══ Data under study ══

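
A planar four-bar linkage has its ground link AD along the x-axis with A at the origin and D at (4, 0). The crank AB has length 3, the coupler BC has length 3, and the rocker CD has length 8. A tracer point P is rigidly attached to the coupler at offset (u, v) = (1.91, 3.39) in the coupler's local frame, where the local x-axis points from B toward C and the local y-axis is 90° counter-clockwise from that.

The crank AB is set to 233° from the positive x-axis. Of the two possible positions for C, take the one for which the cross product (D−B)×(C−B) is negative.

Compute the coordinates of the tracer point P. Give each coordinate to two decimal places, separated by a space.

A=(0,0), D=(4.00,0)
B = A + 3.00·(cos233°, sin233°) = (-1.8054, -2.3959)
|BD| = 6.2804
circle(B,3.00) ∩ circle(D,8.00): a=-1.2385, h=2.7324
  candidates: C₊=(-3.9927,-0.3426) cross=17.161; C₋=(-1.9079,-5.3942) cross=-17.161
  mode - wants cross < 0 → take C=(-1.9079,-5.3942) (cross=-17.161)
ex = (C−B)/|BC| = (-0.0341,-0.9994); ey = (0.9994,-0.0341)
P = B + 1.91·ex + 3.39·ey = (1.5174,-4.4205)

1.52 -4.42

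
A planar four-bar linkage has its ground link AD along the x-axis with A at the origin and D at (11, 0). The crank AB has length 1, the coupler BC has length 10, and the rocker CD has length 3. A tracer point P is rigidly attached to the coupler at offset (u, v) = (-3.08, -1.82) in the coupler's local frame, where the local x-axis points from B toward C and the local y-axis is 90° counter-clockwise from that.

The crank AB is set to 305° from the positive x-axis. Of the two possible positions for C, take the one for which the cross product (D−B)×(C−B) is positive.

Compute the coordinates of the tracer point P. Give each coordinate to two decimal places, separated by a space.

A=(0,0), D=(11.00,0)
B = A + 1.00·(cos305°, sin305°) = (0.5736, -0.8192)
|BD| = 10.4586
circle(B,10.00) ∩ circle(D,3.00): a=9.5798, h=2.8684
  candidates: C₊=(9.8993,2.7908) cross=29.999; C₋=(10.3486,-2.9284) cross=-29.999
  mode + wants cross > 0 → take C=(9.8993,2.7908) (cross=29.999)
ex = (C−B)/|BC| = (0.9326,0.3610); ey = (-0.3610,0.9326)
P = B + -3.08·ex + -1.82·ey = (-1.6417,-3.6283)

-1.64 -3.63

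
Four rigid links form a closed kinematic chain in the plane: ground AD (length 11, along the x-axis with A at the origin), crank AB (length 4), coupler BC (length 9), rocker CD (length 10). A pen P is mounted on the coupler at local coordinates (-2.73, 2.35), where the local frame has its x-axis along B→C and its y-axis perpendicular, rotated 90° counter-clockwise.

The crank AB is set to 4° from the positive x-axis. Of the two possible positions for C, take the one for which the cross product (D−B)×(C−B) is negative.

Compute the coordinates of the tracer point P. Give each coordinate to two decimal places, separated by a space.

A=(0,0), D=(11.00,0)
B = A + 4.00·(cos4°, sin4°) = (3.9903, 0.2790)
|BD| = 7.0153
circle(B,9.00) ∩ circle(D,10.00): a=2.1535, h=8.7386
  candidates: C₊=(6.4896,8.9250) cross=61.304; C₋=(5.7944,-8.5383) cross=-61.304
  mode - wants cross < 0 → take C=(5.7944,-8.5383) (cross=-61.304)
ex = (C−B)/|BC| = (0.2005,-0.9797); ey = (0.9797,0.2005)
P = B + -2.73·ex + 2.35·ey = (5.7453,3.4247)

5.75 3.42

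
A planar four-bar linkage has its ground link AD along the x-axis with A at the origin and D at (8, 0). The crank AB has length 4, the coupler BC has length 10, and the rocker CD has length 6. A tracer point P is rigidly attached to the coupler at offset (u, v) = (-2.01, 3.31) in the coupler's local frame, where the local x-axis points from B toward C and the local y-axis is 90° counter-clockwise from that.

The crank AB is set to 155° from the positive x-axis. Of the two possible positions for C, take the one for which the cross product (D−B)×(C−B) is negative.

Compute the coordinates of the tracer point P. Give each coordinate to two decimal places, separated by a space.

-3.11 5.53

A=(0,0), D=(8.00,0)
B = A + 4.00·(cos155°, sin155°) = (-3.6252, 1.6905)
|BD| = 11.7475
circle(B,10.00) ∩ circle(D,6.00): a=8.5977, h=5.1068
  candidates: C₊=(5.6179,5.5069) cross=59.992; C₋=(4.1482,-4.6004) cross=-59.992
  mode - wants cross < 0 → take C=(4.1482,-4.6004) (cross=-59.992)
ex = (C−B)/|BC| = (0.7773,-0.6291); ey = (0.6291,0.7773)
P = B + -2.01·ex + 3.31·ey = (-3.1054,5.5279)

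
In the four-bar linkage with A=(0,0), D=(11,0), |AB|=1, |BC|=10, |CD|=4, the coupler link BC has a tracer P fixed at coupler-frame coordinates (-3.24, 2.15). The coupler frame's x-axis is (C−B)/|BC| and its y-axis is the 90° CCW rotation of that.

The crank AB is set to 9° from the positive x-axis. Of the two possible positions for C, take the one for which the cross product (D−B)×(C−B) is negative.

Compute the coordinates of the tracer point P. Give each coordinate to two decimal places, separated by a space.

A=(0,0), D=(11.00,0)
B = A + 1.00·(cos9°, sin9°) = (0.9877, 0.1564)
|BD| = 10.0135
circle(B,10.00) ∩ circle(D,4.00): a=9.2011, h=3.9166
  candidates: C₊=(10.2488,3.9288) cross=39.219; C₋=(10.1265,-3.9035) cross=-39.219
  mode - wants cross < 0 → take C=(10.1265,-3.9035) (cross=-39.219)
ex = (C−B)/|BC| = (0.9139,-0.4060); ey = (0.4060,0.9139)
P = B + -3.24·ex + 2.15·ey = (-1.1004,3.4367)

-1.10 3.44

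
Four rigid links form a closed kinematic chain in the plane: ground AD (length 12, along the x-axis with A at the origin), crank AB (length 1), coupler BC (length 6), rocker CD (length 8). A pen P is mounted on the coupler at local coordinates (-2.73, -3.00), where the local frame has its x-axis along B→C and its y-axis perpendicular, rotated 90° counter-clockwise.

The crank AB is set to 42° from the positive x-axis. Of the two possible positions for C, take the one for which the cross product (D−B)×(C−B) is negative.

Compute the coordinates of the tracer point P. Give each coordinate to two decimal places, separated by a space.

-3.31 0.57

A=(0,0), D=(12.00,0)
B = A + 1.00·(cos42°, sin42°) = (0.7431, 0.6691)
|BD| = 11.2767
circle(B,6.00) ∩ circle(D,8.00): a=4.3969, h=4.0826
  candidates: C₊=(5.3745,4.4836) cross=46.038; C₋=(4.8900,-3.6672) cross=-46.038
  mode - wants cross < 0 → take C=(4.8900,-3.6672) (cross=-46.038)
ex = (C−B)/|BC| = (0.6911,-0.7227); ey = (0.7227,0.6911)
P = B + -2.73·ex + -3.00·ey = (-3.3118,0.5687)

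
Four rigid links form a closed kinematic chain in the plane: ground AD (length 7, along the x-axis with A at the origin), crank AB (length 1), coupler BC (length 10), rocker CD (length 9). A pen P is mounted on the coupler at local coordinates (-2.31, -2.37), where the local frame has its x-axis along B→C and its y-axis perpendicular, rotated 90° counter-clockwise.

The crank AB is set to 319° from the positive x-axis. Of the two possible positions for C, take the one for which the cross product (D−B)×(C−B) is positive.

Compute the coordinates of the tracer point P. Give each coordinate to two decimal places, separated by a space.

2.10 -3.68

A=(0,0), D=(7.00,0)
B = A + 1.00·(cos319°, sin319°) = (0.7547, -0.6561)
|BD| = 6.2797
circle(B,10.00) ∩ circle(D,9.00): a=4.6526, h=8.8517
  candidates: C₊=(4.4571,8.6333) cross=55.586; C₋=(6.3067,-8.9733) cross=-55.586
  mode + wants cross > 0 → take C=(4.4571,8.6333) (cross=55.586)
ex = (C−B)/|BC| = (0.3702,0.9289); ey = (-0.9289,0.3702)
P = B + -2.31·ex + -2.37·ey = (2.1010,-3.6794)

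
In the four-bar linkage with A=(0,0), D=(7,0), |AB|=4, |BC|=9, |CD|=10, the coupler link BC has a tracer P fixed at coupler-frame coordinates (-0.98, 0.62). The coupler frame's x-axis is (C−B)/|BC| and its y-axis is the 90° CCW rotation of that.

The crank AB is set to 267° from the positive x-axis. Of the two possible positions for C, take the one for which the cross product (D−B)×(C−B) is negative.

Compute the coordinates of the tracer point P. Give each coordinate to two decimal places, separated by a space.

A=(0,0), D=(7.00,0)
B = A + 4.00·(cos267°, sin267°) = (-0.2093, -3.9945)
|BD| = 8.2420
circle(B,9.00) ∩ circle(D,10.00): a=2.9684, h=8.4964
  candidates: C₊=(-1.7307,4.8760) cross=70.027; C₋=(6.5049,-9.9877) cross=-70.027
  mode - wants cross < 0 → take C=(6.5049,-9.9877) (cross=-70.027)
ex = (C−B)/|BC| = (0.7460,-0.6659); ey = (0.6659,0.7460)
P = B + -0.98·ex + 0.62·ey = (-0.5276,-2.8794)

-0.53 -2.88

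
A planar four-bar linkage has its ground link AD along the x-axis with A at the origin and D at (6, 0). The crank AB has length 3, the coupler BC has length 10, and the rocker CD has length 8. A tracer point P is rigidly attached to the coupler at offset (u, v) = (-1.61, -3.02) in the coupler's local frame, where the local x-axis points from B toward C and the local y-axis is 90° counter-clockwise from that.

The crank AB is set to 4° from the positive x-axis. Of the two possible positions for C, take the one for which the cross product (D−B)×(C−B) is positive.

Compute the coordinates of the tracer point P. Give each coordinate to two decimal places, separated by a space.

A=(0,0), D=(6.00,0)
B = A + 3.00·(cos4°, sin4°) = (2.9927, 0.2093)
|BD| = 3.0146
circle(B,10.00) ∩ circle(D,8.00): a=7.4783, h=6.6389
  candidates: C₊=(10.9138,6.3131) cross=20.014; C₋=(9.9921,-6.9328) cross=-20.014
  mode + wants cross > 0 → take C=(10.9138,6.3131) (cross=20.014)
ex = (C−B)/|BC| = (0.7921,0.6104); ey = (-0.6104,0.7921)
P = B + -1.61·ex + -3.02·ey = (3.5607,-3.1656)

3.56 -3.17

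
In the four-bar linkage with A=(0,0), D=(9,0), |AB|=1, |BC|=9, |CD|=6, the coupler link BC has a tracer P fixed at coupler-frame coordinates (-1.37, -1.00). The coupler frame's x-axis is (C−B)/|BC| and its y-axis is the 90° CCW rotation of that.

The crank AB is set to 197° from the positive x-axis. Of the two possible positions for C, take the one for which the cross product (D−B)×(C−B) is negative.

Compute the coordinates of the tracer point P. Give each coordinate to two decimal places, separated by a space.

A=(0,0), D=(9.00,0)
B = A + 1.00·(cos197°, sin197°) = (-0.9563, -0.2924)
|BD| = 9.9606
circle(B,9.00) ∩ circle(D,6.00): a=7.2392, h=5.3473
  candidates: C₊=(6.1228,5.2652) cross=53.263; C₋=(6.4367,-5.4249) cross=-53.263
  mode - wants cross < 0 → take C=(6.4367,-5.4249) (cross=-53.263)
ex = (C−B)/|BC| = (0.8214,-0.5703); ey = (0.5703,0.8214)
P = B + -1.37·ex + -1.00·ey = (-2.6520,-0.3325)

-2.65 -0.33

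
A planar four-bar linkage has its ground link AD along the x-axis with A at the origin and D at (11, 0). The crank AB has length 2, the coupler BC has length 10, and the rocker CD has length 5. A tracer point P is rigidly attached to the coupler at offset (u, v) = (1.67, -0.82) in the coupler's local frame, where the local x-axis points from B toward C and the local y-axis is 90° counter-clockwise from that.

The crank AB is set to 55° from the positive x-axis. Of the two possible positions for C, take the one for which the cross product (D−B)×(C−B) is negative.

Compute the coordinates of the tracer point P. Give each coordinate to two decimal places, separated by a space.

1.95 -0.04

A=(0,0), D=(11.00,0)
B = A + 2.00·(cos55°, sin55°) = (1.1472, 1.6383)
|BD| = 9.9881
circle(B,10.00) ∩ circle(D,5.00): a=8.7485, h=4.8439
  candidates: C₊=(10.5717,4.9816) cross=48.381; C₋=(8.9827,-4.5750) cross=-48.381
  mode - wants cross < 0 → take C=(8.9827,-4.5750) (cross=-48.381)
ex = (C−B)/|BC| = (0.7836,-0.6213); ey = (0.6213,0.7836)
P = B + 1.67·ex + -0.82·ey = (1.9462,-0.0418)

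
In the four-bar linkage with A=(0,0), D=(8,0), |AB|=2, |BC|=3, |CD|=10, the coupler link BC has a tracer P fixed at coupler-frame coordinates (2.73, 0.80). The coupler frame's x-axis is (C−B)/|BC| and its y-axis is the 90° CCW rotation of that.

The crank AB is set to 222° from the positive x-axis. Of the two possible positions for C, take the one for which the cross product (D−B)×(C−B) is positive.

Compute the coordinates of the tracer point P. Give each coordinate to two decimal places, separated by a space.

A=(0,0), D=(8.00,0)
B = A + 2.00·(cos222°, sin222°) = (-1.4863, -1.3383)
|BD| = 9.5802
circle(B,3.00) ∩ circle(D,10.00): a=0.0407, h=2.9997
  candidates: C₊=(-1.8650,1.6377) cross=28.738; C₋=(-1.0269,-4.3029) cross=-28.738
  mode + wants cross > 0 → take C=(-1.8650,1.6377) (cross=28.738)
ex = (C−B)/|BC| = (-0.1262,0.9920); ey = (-0.9920,-0.1262)
P = B + 2.73·ex + 0.80·ey = (-2.6245,1.2689)

-2.62 1.27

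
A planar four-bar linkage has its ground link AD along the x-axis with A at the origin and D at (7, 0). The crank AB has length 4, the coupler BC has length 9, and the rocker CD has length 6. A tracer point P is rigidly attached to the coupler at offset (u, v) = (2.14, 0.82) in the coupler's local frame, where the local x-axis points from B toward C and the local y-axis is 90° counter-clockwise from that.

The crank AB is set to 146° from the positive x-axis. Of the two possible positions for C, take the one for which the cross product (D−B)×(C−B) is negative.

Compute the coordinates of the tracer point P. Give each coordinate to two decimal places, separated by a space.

A=(0,0), D=(7.00,0)
B = A + 4.00·(cos146°, sin146°) = (-3.3162, 2.2368)
|BD| = 10.5559
circle(B,9.00) ∩ circle(D,6.00): a=7.4094, h=5.1088
  candidates: C₊=(5.0076,5.6595) cross=53.928; C₋=(2.8425,-4.3261) cross=-53.928
  mode - wants cross < 0 → take C=(2.8425,-4.3261) (cross=-53.928)
ex = (C−B)/|BC| = (0.6843,-0.7292); ey = (0.7292,0.6843)
P = B + 2.14·ex + 0.82·ey = (-1.2538,1.2374)

-1.25 1.24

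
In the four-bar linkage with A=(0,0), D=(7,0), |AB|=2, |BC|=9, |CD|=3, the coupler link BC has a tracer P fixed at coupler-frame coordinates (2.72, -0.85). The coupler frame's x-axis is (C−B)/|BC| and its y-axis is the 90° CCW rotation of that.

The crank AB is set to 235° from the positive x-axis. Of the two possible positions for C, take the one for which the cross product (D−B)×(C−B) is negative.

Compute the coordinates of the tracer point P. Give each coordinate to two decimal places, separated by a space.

A=(0,0), D=(7.00,0)
B = A + 2.00·(cos235°, sin235°) = (-1.1472, -1.6383)
|BD| = 8.3102
circle(B,9.00) ∩ circle(D,3.00): a=8.4871, h=2.9948
  candidates: C₊=(6.5830,2.9709) cross=24.887; C₋=(7.7638,-2.9011) cross=-24.887
  mode - wants cross < 0 → take C=(7.7638,-2.9011) (cross=-24.887)
ex = (C−B)/|BC| = (0.9901,-0.1403); ey = (0.1403,0.9901)
P = B + 2.72·ex + -0.85·ey = (1.4267,-2.8616)

1.43 -2.86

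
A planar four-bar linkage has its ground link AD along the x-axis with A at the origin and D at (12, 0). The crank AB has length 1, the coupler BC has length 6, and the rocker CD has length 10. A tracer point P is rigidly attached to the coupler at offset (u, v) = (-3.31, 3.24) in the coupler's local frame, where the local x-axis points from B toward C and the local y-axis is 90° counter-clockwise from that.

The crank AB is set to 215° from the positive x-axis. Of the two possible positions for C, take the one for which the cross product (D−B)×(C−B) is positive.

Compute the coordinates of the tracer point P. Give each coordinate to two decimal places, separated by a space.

A=(0,0), D=(12.00,0)
B = A + 1.00·(cos215°, sin215°) = (-0.8192, -0.5736)
|BD| = 12.8320
circle(B,6.00) ∩ circle(D,10.00): a=3.9222, h=4.5405
  candidates: C₊=(2.8962,4.1377) cross=58.264; C₋=(3.3021,-4.9342) cross=-58.264
  mode + wants cross > 0 → take C=(2.8962,4.1377) (cross=58.264)
ex = (C−B)/|BC| = (0.6192,0.7852); ey = (-0.7852,0.6192)
P = B + -3.31·ex + 3.24·ey = (-5.4129,-1.1664)

-5.41 -1.17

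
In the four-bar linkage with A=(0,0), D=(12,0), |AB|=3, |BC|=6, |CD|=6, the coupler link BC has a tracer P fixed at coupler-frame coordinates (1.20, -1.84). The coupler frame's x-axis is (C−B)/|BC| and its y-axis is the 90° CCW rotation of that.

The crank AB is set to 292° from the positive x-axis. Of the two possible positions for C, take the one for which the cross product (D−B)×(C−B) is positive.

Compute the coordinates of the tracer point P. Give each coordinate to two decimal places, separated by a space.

A=(0,0), D=(12.00,0)
B = A + 3.00·(cos292°, sin292°) = (1.1238, -2.7816)
|BD| = 11.2262
circle(B,6.00) ∩ circle(D,6.00): a=5.6131, h=2.1197
  candidates: C₊=(6.0367,0.6628) cross=23.796; C₋=(7.0871,-3.4443) cross=-23.796
  mode + wants cross > 0 → take C=(6.0367,0.6628) (cross=23.796)
ex = (C−B)/|BC| = (0.8188,0.5741); ey = (-0.5741,0.8188)
P = B + 1.20·ex + -1.84·ey = (3.1627,-3.5993)

3.16 -3.60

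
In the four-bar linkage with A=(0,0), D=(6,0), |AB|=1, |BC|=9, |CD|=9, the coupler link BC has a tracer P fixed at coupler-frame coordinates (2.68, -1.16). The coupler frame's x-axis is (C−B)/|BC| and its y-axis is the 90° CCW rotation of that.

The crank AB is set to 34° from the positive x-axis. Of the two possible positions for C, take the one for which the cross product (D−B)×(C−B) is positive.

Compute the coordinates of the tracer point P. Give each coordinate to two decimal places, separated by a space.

2.94 2.57

A=(0,0), D=(6.00,0)
B = A + 1.00·(cos34°, sin34°) = (0.8290, 0.5592)
|BD| = 5.2011
circle(B,9.00) ∩ circle(D,9.00): a=2.6006, h=8.6161
  candidates: C₊=(4.3409,8.8457) cross=44.813; C₋=(2.4882,-8.2866) cross=-44.813
  mode + wants cross > 0 → take C=(4.3409,8.8457) (cross=44.813)
ex = (C−B)/|BC| = (0.3902,0.9207); ey = (-0.9207,0.3902)
P = B + 2.68·ex + -1.16·ey = (2.9428,2.5741)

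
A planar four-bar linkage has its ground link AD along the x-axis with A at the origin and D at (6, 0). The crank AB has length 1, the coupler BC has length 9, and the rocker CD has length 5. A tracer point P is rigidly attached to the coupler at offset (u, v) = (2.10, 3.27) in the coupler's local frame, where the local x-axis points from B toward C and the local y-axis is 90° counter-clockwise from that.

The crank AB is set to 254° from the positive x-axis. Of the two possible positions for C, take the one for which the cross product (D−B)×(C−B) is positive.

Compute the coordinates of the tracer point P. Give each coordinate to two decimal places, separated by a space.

A=(0,0), D=(6.00,0)
B = A + 1.00·(cos254°, sin254°) = (-0.2756, -0.9613)
|BD| = 6.3488
circle(B,9.00) ∩ circle(D,5.00): a=7.5847, h=4.8449
  candidates: C₊=(6.4880,4.9761) cross=30.759; C₋=(7.9551,-4.6019) cross=-30.759
  mode + wants cross > 0 → take C=(6.4880,4.9761) (cross=30.759)
ex = (C−B)/|BC| = (0.7515,0.6597); ey = (-0.6597,0.7515)
P = B + 2.10·ex + 3.27·ey = (-0.8547,2.8816)

-0.85 2.88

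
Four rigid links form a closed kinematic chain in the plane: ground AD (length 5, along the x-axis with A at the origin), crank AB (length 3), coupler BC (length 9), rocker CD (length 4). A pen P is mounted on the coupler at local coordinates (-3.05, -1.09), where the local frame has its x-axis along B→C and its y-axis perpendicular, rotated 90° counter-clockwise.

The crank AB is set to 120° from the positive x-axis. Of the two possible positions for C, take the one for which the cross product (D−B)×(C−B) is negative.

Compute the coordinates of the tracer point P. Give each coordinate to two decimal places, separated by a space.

A=(0,0), D=(5.00,0)
B = A + 3.00·(cos120°, sin120°) = (-1.5000, 2.5981)
|BD| = 7.0000
circle(B,9.00) ∩ circle(D,4.00): a=8.1429, h=3.8333
  candidates: C₊=(7.4840,3.1353) cross=26.833; C₋=(4.6385,-3.9836) cross=-26.833
  mode - wants cross < 0 → take C=(4.6385,-3.9836) (cross=-26.833)
ex = (C−B)/|BC| = (0.6821,-0.7313); ey = (0.7313,0.6821)
P = B + -3.05·ex + -1.09·ey = (-4.3774,4.0851)

-4.38 4.09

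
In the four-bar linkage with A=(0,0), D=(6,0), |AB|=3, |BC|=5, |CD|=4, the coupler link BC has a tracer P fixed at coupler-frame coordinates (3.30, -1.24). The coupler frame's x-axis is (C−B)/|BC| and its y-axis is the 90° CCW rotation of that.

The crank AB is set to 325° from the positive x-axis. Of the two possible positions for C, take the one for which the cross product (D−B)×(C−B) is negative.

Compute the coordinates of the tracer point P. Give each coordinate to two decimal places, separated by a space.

A=(0,0), D=(6.00,0)
B = A + 3.00·(cos325°, sin325°) = (2.4575, -1.7207)
|BD| = 3.9383
circle(B,5.00) ∩ circle(D,4.00): a=3.1118, h=3.9137
  candidates: C₊=(3.5466,3.1592) cross=15.413; C₋=(6.9665,-3.8815) cross=-15.413
  mode - wants cross < 0 → take C=(6.9665,-3.8815) (cross=-15.413)
ex = (C−B)/|BC| = (0.9018,-0.4322); ey = (0.4322,0.9018)
P = B + 3.30·ex + -1.24·ey = (4.8975,-4.2651)

4.90 -4.27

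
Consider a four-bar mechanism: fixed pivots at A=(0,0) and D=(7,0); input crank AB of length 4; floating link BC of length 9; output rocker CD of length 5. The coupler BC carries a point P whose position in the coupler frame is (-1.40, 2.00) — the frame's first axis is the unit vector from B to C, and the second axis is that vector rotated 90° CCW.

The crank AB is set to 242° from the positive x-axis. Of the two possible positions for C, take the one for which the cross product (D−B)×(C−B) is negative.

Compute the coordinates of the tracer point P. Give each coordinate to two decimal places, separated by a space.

-2.93 -1.33

A=(0,0), D=(7.00,0)
B = A + 4.00·(cos242°, sin242°) = (-1.8779, -3.5318)
|BD| = 9.5546
circle(B,9.00) ∩ circle(D,5.00): a=7.7078, h=4.6464
  candidates: C₊=(3.5665,3.6347) cross=44.395; C₋=(7.0015,-5.0000) cross=-44.395
  mode - wants cross < 0 → take C=(7.0015,-5.0000) (cross=-44.395)
ex = (C−B)/|BC| = (0.9866,-0.1631); ey = (0.1631,0.9866)
P = B + -1.40·ex + 2.00·ey = (-2.9329,-1.3302)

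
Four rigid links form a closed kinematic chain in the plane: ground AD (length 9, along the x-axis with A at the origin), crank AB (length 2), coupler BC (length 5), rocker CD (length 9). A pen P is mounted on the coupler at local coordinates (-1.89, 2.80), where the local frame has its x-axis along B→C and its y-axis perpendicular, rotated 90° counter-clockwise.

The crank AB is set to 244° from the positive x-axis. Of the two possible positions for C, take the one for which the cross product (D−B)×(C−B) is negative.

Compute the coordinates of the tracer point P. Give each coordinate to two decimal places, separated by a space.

0.23 1.39

A=(0,0), D=(9.00,0)
B = A + 2.00·(cos244°, sin244°) = (-0.8767, -1.7976)
|BD| = 10.0390
circle(B,5.00) ∩ circle(D,9.00): a=2.2304, h=4.4750
  candidates: C₊=(0.5163,3.0044) cross=44.924; C₋=(2.1189,-5.8009) cross=-44.924
  mode - wants cross < 0 → take C=(2.1189,-5.8009) (cross=-44.924)
ex = (C−B)/|BC| = (0.5991,-0.8007); ey = (0.8007,0.5991)
P = B + -1.89·ex + 2.80·ey = (0.2328,1.3932)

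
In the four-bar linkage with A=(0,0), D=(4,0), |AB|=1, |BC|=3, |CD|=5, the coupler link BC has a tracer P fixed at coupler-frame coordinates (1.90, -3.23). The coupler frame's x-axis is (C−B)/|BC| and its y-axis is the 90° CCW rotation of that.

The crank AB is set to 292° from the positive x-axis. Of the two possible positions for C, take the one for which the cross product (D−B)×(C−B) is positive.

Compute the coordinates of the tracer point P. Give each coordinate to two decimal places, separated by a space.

A=(0,0), D=(4.00,0)
B = A + 1.00·(cos292°, sin292°) = (0.3746, -0.9272)
|BD| = 3.7421
circle(B,3.00) ∩ circle(D,5.00): a=-0.2668, h=2.9881
  candidates: C₊=(-0.6243,1.9016) cross=11.182; C₋=(0.8565,-3.8882) cross=-11.182
  mode + wants cross > 0 → take C=(-0.6243,1.9016) (cross=11.182)
ex = (C−B)/|BC| = (-0.3330,0.9429); ey = (-0.9429,-0.3330)
P = B + 1.90·ex + -3.23·ey = (2.7877,1.9399)

2.79 1.94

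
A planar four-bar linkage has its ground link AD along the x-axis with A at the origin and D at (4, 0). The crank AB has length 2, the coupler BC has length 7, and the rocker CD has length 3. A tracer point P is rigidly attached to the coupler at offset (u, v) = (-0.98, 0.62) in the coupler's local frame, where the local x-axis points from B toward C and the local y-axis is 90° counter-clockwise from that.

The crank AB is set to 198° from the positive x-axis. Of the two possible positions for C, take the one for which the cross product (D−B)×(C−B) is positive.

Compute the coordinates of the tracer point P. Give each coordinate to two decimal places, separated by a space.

A=(0,0), D=(4.00,0)
B = A + 2.00·(cos198°, sin198°) = (-1.9021, -0.6180)
|BD| = 5.9344
circle(B,7.00) ∩ circle(D,3.00): a=6.3374, h=2.9728
  candidates: C₊=(4.0912,2.9986) cross=17.642; C₋=(4.7104,-2.9147) cross=-17.642
  mode + wants cross > 0 → take C=(4.0912,2.9986) (cross=17.642)
ex = (C−B)/|BC| = (0.8562,0.5167); ey = (-0.5167,0.8562)
P = B + -0.98·ex + 0.62·ey = (-3.0615,-0.5935)

-3.06 -0.59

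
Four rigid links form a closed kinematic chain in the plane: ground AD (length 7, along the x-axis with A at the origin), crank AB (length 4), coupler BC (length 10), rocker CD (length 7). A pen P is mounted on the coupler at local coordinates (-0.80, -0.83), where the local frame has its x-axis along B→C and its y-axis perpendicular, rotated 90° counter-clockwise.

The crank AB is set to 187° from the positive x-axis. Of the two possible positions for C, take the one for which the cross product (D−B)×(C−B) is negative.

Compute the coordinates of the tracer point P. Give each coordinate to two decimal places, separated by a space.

A=(0,0), D=(7.00,0)
B = A + 4.00·(cos187°, sin187°) = (-3.9702, -0.4875)
|BD| = 10.9810
circle(B,10.00) ∩ circle(D,7.00): a=7.8127, h=6.2419
  candidates: C₊=(3.5577,6.0951) cross=68.543; C₋=(4.1119,-6.3764) cross=-68.543
  mode - wants cross < 0 → take C=(4.1119,-6.3764) (cross=-68.543)
ex = (C−B)/|BC| = (0.8082,-0.5889); ey = (0.5889,0.8082)
P = B + -0.80·ex + -0.83·ey = (-5.1055,-0.6872)

-5.11 -0.69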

═══

— Instructions for the task —
Starting from the first line of the records above, retype each line exactly up to and including the one that contains "The crank AB is set to 305°", and nothing more.

— Solution to this task —
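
A planar four-bar linkage has its ground link AD along the x-axis with A at the origin and D at (4, 0). The crank AB has length 3, the coupler BC has length 3, and the rocker CD has length 8. A tracer point P is rigidly attached to the coupler at offset (u, v) = (1.91, 3.39) in the coupler's local frame, where the local x-axis points from B toward C and the local y-axis is 90° counter-clockwise from that.

The crank AB is set to 233° from the positive x-axis. Of the two possible positions for C, take the one for which the cross product (D−B)×(C−B) is negative.

Compute the coordinates of the tracer point P. Give each coordinate to two decimal places, separated by a space.

A=(0,0), D=(4.00,0)
B = A + 3.00·(cos233°, sin233°) = (-1.8054, -2.3959)
|BD| = 6.2804
circle(B,3.00) ∩ circle(D,8.00): a=-1.2385, h=2.7324
  candidates: C₊=(-3.9927,-0.3426) cross=17.161; C₋=(-1.9079,-5.3942) cross=-17.161
  mode - wants cross < 0 → take C=(-1.9079,-5.3942) (cross=-17.161)
ex = (C−B)/|BC| = (-0.0341,-0.9994); ey = (0.9994,-0.0341)
P = B + 1.91·ex + 3.39·ey = (1.5174,-4.4205)

1.52 -4.42

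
A planar four-bar linkage has its ground link AD along the x-axis with A at the origin and D at (11, 0). The crank AB has length 1, the coupler BC has length 10, and the rocker CD has length 3. A tracer point P is rigidly attached to the coupler at offset (u, v) = (-3.08, -1.82) in the coupler's local frame, where the local x-axis points from B toward C and the local y-axis is 90° counter-clockwise from that.

The crank AB is set to 305° from the positive x-axis. Of the two possible positions for C, take the one for which the cross product (D−B)×(C−B) is positive.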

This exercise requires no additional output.